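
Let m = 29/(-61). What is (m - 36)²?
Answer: 4950625/3721 ≈ 1330.5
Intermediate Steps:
m = -29/61 (m = 29*(-1/61) = -29/61 ≈ -0.47541)
(m - 36)² = (-29/61 - 36)² = (-2225/61)² = 4950625/3721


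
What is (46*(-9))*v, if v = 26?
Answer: -10764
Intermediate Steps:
(46*(-9))*v = (46*(-9))*26 = -414*26 = -10764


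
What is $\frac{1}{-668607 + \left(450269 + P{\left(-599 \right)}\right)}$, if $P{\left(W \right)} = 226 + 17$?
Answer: $- \frac{1}{218095} \approx -4.5852 \cdot 10^{-6}$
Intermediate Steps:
$P{\left(W \right)} = 243$
$\frac{1}{-668607 + \left(450269 + P{\left(-599 \right)}\right)} = \frac{1}{-668607 + \left(450269 + 243\right)} = \frac{1}{-668607 + 450512} = \frac{1}{-218095} = - \frac{1}{218095}$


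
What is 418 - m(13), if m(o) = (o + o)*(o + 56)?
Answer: -1376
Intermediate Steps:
m(o) = 2*o*(56 + o) (m(o) = (2*o)*(56 + o) = 2*o*(56 + o))
418 - m(13) = 418 - 2*13*(56 + 13) = 418 - 2*13*69 = 418 - 1*1794 = 418 - 1794 = -1376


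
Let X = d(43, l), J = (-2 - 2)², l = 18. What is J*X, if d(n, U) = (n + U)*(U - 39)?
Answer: -20496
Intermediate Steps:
d(n, U) = (-39 + U)*(U + n) (d(n, U) = (U + n)*(-39 + U) = (-39 + U)*(U + n))
J = 16 (J = (-4)² = 16)
X = -1281 (X = 18² - 39*18 - 39*43 + 18*43 = 324 - 702 - 1677 + 774 = -1281)
J*X = 16*(-1281) = -20496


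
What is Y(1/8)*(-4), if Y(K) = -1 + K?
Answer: 7/2 ≈ 3.5000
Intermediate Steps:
Y(1/8)*(-4) = (-1 + 1/8)*(-4) = (-1 + ⅛)*(-4) = -7/8*(-4) = 7/2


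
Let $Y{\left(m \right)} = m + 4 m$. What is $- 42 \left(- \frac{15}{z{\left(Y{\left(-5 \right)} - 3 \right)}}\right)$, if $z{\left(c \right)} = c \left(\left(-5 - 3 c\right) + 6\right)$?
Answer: $- \frac{9}{34} \approx -0.26471$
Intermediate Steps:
$Y{\left(m \right)} = 5 m$
$z{\left(c \right)} = c \left(1 - 3 c\right)$
$- 42 \left(- \frac{15}{z{\left(Y{\left(-5 \right)} - 3 \right)}}\right) = - 42 \left(- \frac{15}{\left(5 \left(-5\right) - 3\right) \left(1 - 3 \left(5 \left(-5\right) - 3\right)\right)}\right) = - 42 \left(- \frac{15}{\left(-25 - 3\right) \left(1 - 3 \left(-25 - 3\right)\right)}\right) = - 42 \left(- \frac{15}{\left(-28\right) \left(1 - -84\right)}\right) = - 42 \left(- \frac{15}{\left(-28\right) \left(1 + 84\right)}\right) = - 42 \left(- \frac{15}{\left(-28\right) 85}\right) = - 42 \left(- \frac{15}{-2380}\right) = - 42 \left(\left(-15\right) \left(- \frac{1}{2380}\right)\right) = \left(-42\right) \frac{3}{476} = - \frac{9}{34}$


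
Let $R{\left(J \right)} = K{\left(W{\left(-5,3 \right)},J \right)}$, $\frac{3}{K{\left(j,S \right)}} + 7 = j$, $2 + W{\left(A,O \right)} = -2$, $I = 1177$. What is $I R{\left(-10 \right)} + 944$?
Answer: $623$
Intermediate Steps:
$W{\left(A,O \right)} = -4$ ($W{\left(A,O \right)} = -2 - 2 = -4$)
$K{\left(j,S \right)} = \frac{3}{-7 + j}$
$R{\left(J \right)} = - \frac{3}{11}$ ($R{\left(J \right)} = \frac{3}{-7 - 4} = \frac{3}{-11} = 3 \left(- \frac{1}{11}\right) = - \frac{3}{11}$)
$I R{\left(-10 \right)} + 944 = 1177 \left(- \frac{3}{11}\right) + 944 = -321 + 944 = 623$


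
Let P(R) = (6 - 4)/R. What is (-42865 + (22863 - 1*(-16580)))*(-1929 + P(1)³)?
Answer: 6573662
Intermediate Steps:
P(R) = 2/R
(-42865 + (22863 - 1*(-16580)))*(-1929 + P(1)³) = (-42865 + (22863 - 1*(-16580)))*(-1929 + (2/1)³) = (-42865 + (22863 + 16580))*(-1929 + (2*1)³) = (-42865 + 39443)*(-1929 + 2³) = -3422*(-1929 + 8) = -3422*(-1921) = 6573662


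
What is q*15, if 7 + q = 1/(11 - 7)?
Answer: -405/4 ≈ -101.25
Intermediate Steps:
q = -27/4 (q = -7 + 1/(11 - 7) = -7 + 1/4 = -27/4 ≈ -6.7500)
q*15 = -27/4*15 = -405/4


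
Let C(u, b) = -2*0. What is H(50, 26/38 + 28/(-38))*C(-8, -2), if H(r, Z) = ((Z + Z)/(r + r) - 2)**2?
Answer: 0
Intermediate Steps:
C(u, b) = 0
H(r, Z) = (-2 + Z/r)**2 (H(r, Z) = ((2*Z)/((2*r)) - 2)**2 = ((2*Z)*(1/(2*r)) - 2)**2 = (Z/r - 2)**2 = (-2 + Z/r)**2)
H(50, 26/38 + 28/(-38))*C(-8, -2) = (((26/38 + 28/(-38)) - 2*50)**2/50**2)*0 = (((26*(1/38) + 28*(-1/38)) - 100)**2/2500)*0 = (((13/19 - 14/19) - 100)**2/2500)*0 = ((-1/19 - 100)**2/2500)*0 = ((-1901/19)**2/2500)*0 = ((1/2500)*(3613801/361))*0 = (3613801/902500)*0 = 0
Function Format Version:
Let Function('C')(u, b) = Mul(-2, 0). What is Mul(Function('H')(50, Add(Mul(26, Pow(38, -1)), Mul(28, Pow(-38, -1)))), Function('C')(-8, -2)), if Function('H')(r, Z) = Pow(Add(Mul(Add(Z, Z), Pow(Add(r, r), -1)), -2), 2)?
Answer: 0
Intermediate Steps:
Function('C')(u, b) = 0
Function('H')(r, Z) = Pow(Add(-2, Mul(Z, Pow(r, -1))), 2) (Function('H')(r, Z) = Pow(Add(Mul(Mul(2, Z), Pow(Mul(2, r), -1)), -2), 2) = Pow(Add(Mul(Mul(2, Z), Mul(Rational(1, 2), Pow(r, -1))), -2), 2) = Pow(Add(Mul(Z, Pow(r, -1)), -2), 2) = Pow(Add(-2, Mul(Z, Pow(r, -1))), 2))
Mul(Function('H')(50, Add(Mul(26, Pow(38, -1)), Mul(28, Pow(-38, -1)))), Function('C')(-8, -2)) = Mul(Mul(Pow(50, -2), Pow(Add(Add(Mul(26, Pow(38, -1)), Mul(28, Pow(-38, -1))), Mul(-2, 50)), 2)), 0) = Mul(Mul(Rational(1, 2500), Pow(Add(Add(Mul(26, Rational(1, 38)), Mul(28, Rational(-1, 38))), -100), 2)), 0) = Mul(Mul(Rational(1, 2500), Pow(Add(Add(Rational(13, 19), Rational(-14, 19)), -100), 2)), 0) = Mul(Mul(Rational(1, 2500), Pow(Add(Rational(-1, 19), -100), 2)), 0) = Mul(Mul(Rational(1, 2500), Pow(Rational(-1901, 19), 2)), 0) = Mul(Mul(Rational(1, 2500), Rational(3613801, 361)), 0) = Mul(Rational(3613801, 902500), 0) = 0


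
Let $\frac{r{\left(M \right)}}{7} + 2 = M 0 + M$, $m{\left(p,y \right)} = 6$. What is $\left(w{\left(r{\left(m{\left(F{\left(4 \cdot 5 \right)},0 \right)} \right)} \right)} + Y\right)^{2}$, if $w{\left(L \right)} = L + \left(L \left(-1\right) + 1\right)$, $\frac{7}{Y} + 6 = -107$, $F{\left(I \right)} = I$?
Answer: $\frac{11236}{12769} \approx 0.87994$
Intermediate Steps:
$r{\left(M \right)} = -14 + 7 M$ ($r{\left(M \right)} = -14 + 7 \left(M 0 + M\right) = -14 + 7 \left(0 + M\right) = -14 + 7 M$)
$Y = - \frac{7}{113}$ ($Y = \frac{7}{-6 - 107} = \frac{7}{-113} = 7 \left(- \frac{1}{113}\right) = - \frac{7}{113} \approx -0.061947$)
$w{\left(L \right)} = 1$ ($w{\left(L \right)} = L - \left(-1 + L\right) = 1$)
$\left(w{\left(r{\left(m{\left(F{\left(4 \cdot 5 \right)},0 \right)} \right)} \right)} + Y\right)^{2} = \left(1 - \frac{7}{113}\right)^{2} = \left(\frac{106}{113}\right)^{2} = \frac{11236}{12769}$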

**Task prompt**
Starting with the first line of the entries and ending with the line that has "c\right) + 6\right)$?", copy each line exactly and add nothing.

**Answer below**
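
Let m = 29/(-61). What is (m - 36)²?
Answer: 4950625/3721 ≈ 1330.5
Intermediate Steps:
m = -29/61 (m = 29*(-1/61) = -29/61 ≈ -0.47541)
(m - 36)² = (-29/61 - 36)² = (-2225/61)² = 4950625/3721


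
What is (46*(-9))*v, if v = 26?
Answer: -10764
Intermediate Steps:
(46*(-9))*v = (46*(-9))*26 = -414*26 = -10764


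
What is $\frac{1}{-668607 + \left(450269 + P{\left(-599 \right)}\right)}$, if $P{\left(W \right)} = 226 + 17$?
Answer: $- \frac{1}{218095} \approx -4.5852 \cdot 10^{-6}$
Intermediate Steps:
$P{\left(W \right)} = 243$
$\frac{1}{-668607 + \left(450269 + P{\left(-599 \right)}\right)} = \frac{1}{-668607 + \left(450269 + 243\right)} = \frac{1}{-668607 + 450512} = \frac{1}{-218095} = - \frac{1}{218095}$


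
What is 418 - m(13), if m(o) = (o + o)*(o + 56)?
Answer: -1376
Intermediate Steps:
m(o) = 2*o*(56 + o) (m(o) = (2*o)*(56 + o) = 2*o*(56 + o))
418 - m(13) = 418 - 2*13*(56 + 13) = 418 - 2*13*69 = 418 - 1*1794 = 418 - 1794 = -1376


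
Let X = d(43, l), J = (-2 - 2)², l = 18. What is J*X, if d(n, U) = (n + U)*(U - 39)?
Answer: -20496
Intermediate Steps:
d(n, U) = (-39 + U)*(U + n) (d(n, U) = (U + n)*(-39 + U) = (-39 + U)*(U + n))
J = 16 (J = (-4)² = 16)
X = -1281 (X = 18² - 39*18 - 39*43 + 18*43 = 324 - 702 - 1677 + 774 = -1281)
J*X = 16*(-1281) = -20496


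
What is Y(1/8)*(-4), if Y(K) = -1 + K?
Answer: 7/2 ≈ 3.5000
Intermediate Steps:
Y(1/8)*(-4) = (-1 + 1/8)*(-4) = (-1 + ⅛)*(-4) = -7/8*(-4) = 7/2


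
Let $Y{\left(m \right)} = m + 4 m$. What is $- 42 \left(- \frac{15}{z{\left(Y{\left(-5 \right)} - 3 \right)}}\right)$, if $z{\left(c \right)} = c \left(\left(-5 - 3 c\right) + 6\right)$?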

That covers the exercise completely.